* GOAL OF THE EXERCISE *
Say the data back exactly as it is written below.

┌─ DATA PROVIDED

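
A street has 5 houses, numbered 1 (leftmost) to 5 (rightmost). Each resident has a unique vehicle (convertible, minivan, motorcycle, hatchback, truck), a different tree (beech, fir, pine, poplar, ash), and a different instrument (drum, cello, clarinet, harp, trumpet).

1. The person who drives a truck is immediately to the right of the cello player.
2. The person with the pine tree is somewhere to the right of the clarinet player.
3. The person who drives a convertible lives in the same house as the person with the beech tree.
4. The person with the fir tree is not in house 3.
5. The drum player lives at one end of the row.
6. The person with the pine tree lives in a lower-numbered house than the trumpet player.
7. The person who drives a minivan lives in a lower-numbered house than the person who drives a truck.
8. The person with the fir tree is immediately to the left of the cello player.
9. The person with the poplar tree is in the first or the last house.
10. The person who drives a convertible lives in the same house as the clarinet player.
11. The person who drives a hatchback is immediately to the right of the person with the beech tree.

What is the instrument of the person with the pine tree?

So house 5 gets motorcycle for vehicle.
The person who drives a truck is narrowed to house 3 or 4; consider each.
Placing it in house 3 leads to a contradiction, so it's in house 4.
Clue 1: the cello player is in house 3.
Clue 8: the person with the fir tree is in house 2.
Clue 10: the person who drives a convertible is in house 1.
Clue 10: the clarinet player is in house 1.
Clue 11 places the person who drives a hatchback in house 2.
The person with the beech tree is in house 1 (clue 11).
That leaves minivan as the vehicle for house 3.
So house 5 gets poplar for tree.
That leaves harp as the instrument for house 2.
House 4 instrument: only trumpet fits.
House 5 instrument: only drum fits.
Clue 6: the person with the pine tree is in house 3.
House 4's tree must be ash (nothing else left).
So: house 1 = convertible/beech/clarinet, house 2 = hatchback/fir/harp, house 3 = minivan/pine/cello, house 4 = truck/ash/trumpet, house 5 = motorcycle/poplar/drum.

cello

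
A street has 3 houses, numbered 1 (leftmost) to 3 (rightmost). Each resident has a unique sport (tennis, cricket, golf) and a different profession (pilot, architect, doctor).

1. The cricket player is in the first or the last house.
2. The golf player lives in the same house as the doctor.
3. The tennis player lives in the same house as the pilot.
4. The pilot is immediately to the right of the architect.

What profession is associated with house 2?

The cricket player is narrowed to house 1 or 3; consider each.
Placing it in house 3 leads to a contradiction, so it's in house 1.
So house 1 gets architect for profession.
Clue 4: the pilot is in house 2.
House 3 profession: only doctor fits.
The golf player is in house 3 (clue 2).
Clue 3 places the tennis player in house 2.
So: house 1 = cricket/architect, house 2 = tennis/pilot, house 3 = golf/doctor.

pilot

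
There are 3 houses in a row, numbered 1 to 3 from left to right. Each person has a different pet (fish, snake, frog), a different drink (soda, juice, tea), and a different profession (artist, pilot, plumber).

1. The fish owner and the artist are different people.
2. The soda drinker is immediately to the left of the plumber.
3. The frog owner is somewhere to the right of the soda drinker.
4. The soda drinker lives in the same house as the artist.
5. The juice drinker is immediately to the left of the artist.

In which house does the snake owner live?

2

Clue 5 places the juice drinker in house 1.
Clue 5: the artist is in house 2.
So house 3 gets tea for drink.
House 1's profession must be pilot (nothing else left).
That leaves plumber as the profession for house 3.
Clue 3: the frog owner is in house 3.
House 2 pet: only snake fits.
That leaves soda as the drink for house 2.
House 1 pet: only fish fits.
So: house 1 = fish/juice/pilot, house 2 = snake/soda/artist, house 3 = frog/tea/plumber.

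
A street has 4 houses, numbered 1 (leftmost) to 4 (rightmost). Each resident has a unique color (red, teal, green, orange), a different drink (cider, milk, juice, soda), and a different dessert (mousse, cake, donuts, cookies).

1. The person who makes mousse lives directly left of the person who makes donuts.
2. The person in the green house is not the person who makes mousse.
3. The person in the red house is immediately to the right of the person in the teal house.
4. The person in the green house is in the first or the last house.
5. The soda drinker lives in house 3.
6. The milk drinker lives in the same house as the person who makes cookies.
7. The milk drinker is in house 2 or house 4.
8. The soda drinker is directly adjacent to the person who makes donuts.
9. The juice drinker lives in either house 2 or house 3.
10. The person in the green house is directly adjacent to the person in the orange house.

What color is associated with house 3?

From clue 5, the soda drinker must be in house 3.
So house 1 gets cider for drink.
That leaves milk as the drink for house 4.
Clue 6: the person who makes cookies is in house 4.
House 2's drink must be juice (nothing else left).
Clue 1: the person who makes mousse is in house 1.
Clue 2: the person in the green house is in house 4.
The person in the orange house is in house 3 (clue 10).
House 1 color: only teal fits.
House 2 color: only red fits.
The only dessert still possible for house 2 is donuts.
So house 3 gets cake for dessert.
So: house 1 = teal/cider/mousse, house 2 = red/juice/donuts, house 3 = orange/soda/cake, house 4 = green/milk/cookies.

orange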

└─

* SOLUTION FOR THIS PROBLEM *
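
A street has 5 houses, numbered 1 (leftmost) to 5 (rightmost). Each resident has a unique vehicle (convertible, minivan, motorcycle, hatchback, truck), a different tree (beech, fir, pine, poplar, ash), and a different instrument (drum, cello, clarinet, harp, trumpet).

1. The person who drives a truck is immediately to the right of the cello player.
2. The person with the pine tree is somewhere to the right of the clarinet player.
3. The person who drives a convertible lives in the same house as the person with the beech tree.
4. The person with the fir tree is not in house 3.
5. The drum player lives at one end of the row.
6. The person with the pine tree lives in a lower-numbered house than the trumpet player.
7. The person who drives a minivan lives in a lower-numbered house than the person who drives a truck.
8. The person with the fir tree is immediately to the left of the cello player.
9. The person with the poplar tree is in the first or the last house.
10. The person who drives a convertible lives in the same house as the clarinet player.
11. The person who drives a hatchback is immediately to the right of the person with the beech tree.

What is the instrument of the person with the pine tree?

So house 5 gets motorcycle for vehicle.
The person who drives a truck is narrowed to house 3 or 4; consider each.
Placing it in house 3 leads to a contradiction, so it's in house 4.
Clue 1: the cello player is in house 3.
Clue 8: the person with the fir tree is in house 2.
Clue 10: the person who drives a convertible is in house 1.
Clue 10: the clarinet player is in house 1.
Clue 11 places the person who drives a hatchback in house 2.
The person with the beech tree is in house 1 (clue 11).
That leaves minivan as the vehicle for house 3.
So house 5 gets poplar for tree.
That leaves harp as the instrument for house 2.
House 4 instrument: only trumpet fits.
House 5 instrument: only drum fits.
Clue 6: the person with the pine tree is in house 3.
House 4's tree must be ash (nothing else left).
So: house 1 = convertible/beech/clarinet, house 2 = hatchback/fir/harp, house 3 = minivan/pine/cello, house 4 = truck/ash/trumpet, house 5 = motorcycle/poplar/drum.

cello

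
A street has 3 houses, numbered 1 (leftmost) to 3 (rightmost). Each resident has a unique sport (tennis, cricket, golf) and a different profession (pilot, architect, doctor).

1. The cricket player is in the first or the last house.
2. The golf player lives in the same house as the doctor.
3. The tennis player lives in the same house as the pilot.
4. The pilot is immediately to the right of the architect.

What profession is associated with house 2?

The cricket player is narrowed to house 1 or 3; consider each.
Placing it in house 3 leads to a contradiction, so it's in house 1.
So house 1 gets architect for profession.
Clue 4: the pilot is in house 2.
House 3 profession: only doctor fits.
The golf player is in house 3 (clue 2).
Clue 3 places the tennis player in house 2.
So: house 1 = cricket/architect, house 2 = tennis/pilot, house 3 = golf/doctor.

pilot

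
There are 3 houses in a row, numbered 1 to 3 from left to right. Each person has a different pet (fish, snake, frog), a different drink (soda, juice, tea), and a different profession (artist, pilot, plumber).

1. The fish owner and the artist are different people.
2. The soda drinker is immediately to the left of the plumber.
3. The frog owner is somewhere to the right of the soda drinker.
4. The soda drinker lives in the same house as the artist.
5. The juice drinker is immediately to the left of the artist.

In which house does the snake owner live?

2

Clue 5 places the juice drinker in house 1.
Clue 5: the artist is in house 2.
So house 3 gets tea for drink.
House 1's profession must be pilot (nothing else left).
That leaves plumber as the profession for house 3.
Clue 3: the frog owner is in house 3.
House 2 pet: only snake fits.
That leaves soda as the drink for house 2.
House 1 pet: only fish fits.
So: house 1 = fish/juice/pilot, house 2 = snake/soda/artist, house 3 = frog/tea/plumber.

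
A street has 4 houses, numbered 1 (leftmost) to 4 (rightmost). Each resident has a unique color (red, teal, green, orange), a different drink (cider, milk, juice, soda), and a different dessert (mousse, cake, donuts, cookies).

1. The person who makes mousse lives directly left of the person who makes donuts.
2. The person in the green house is not the person who makes mousse.
3. The person in the red house is immediately to the right of the person in the teal house.
4. The person in the green house is in the first or the last house.
5. The soda drinker lives in house 3.
6. The milk drinker lives in the same house as the person who makes cookies.
7. The milk drinker is in house 2 or house 4.
8. The soda drinker is directly adjacent to the person who makes donuts.
9. The juice drinker lives in either house 2 or house 3.
10. The person in the green house is directly adjacent to the person in the orange house.

What color is associated with house 3?

From clue 5, the soda drinker must be in house 3.
So house 1 gets cider for drink.
That leaves milk as the drink for house 4.
Clue 6: the person who makes cookies is in house 4.
House 2's drink must be juice (nothing else left).
Clue 1: the person who makes mousse is in house 1.
Clue 2: the person in the green house is in house 4.
The person in the orange house is in house 3 (clue 10).
House 1 color: only teal fits.
House 2 color: only red fits.
The only dessert still possible for house 2 is donuts.
So house 3 gets cake for dessert.
So: house 1 = teal/cider/mousse, house 2 = red/juice/donuts, house 3 = orange/soda/cake, house 4 = green/milk/cookies.

orange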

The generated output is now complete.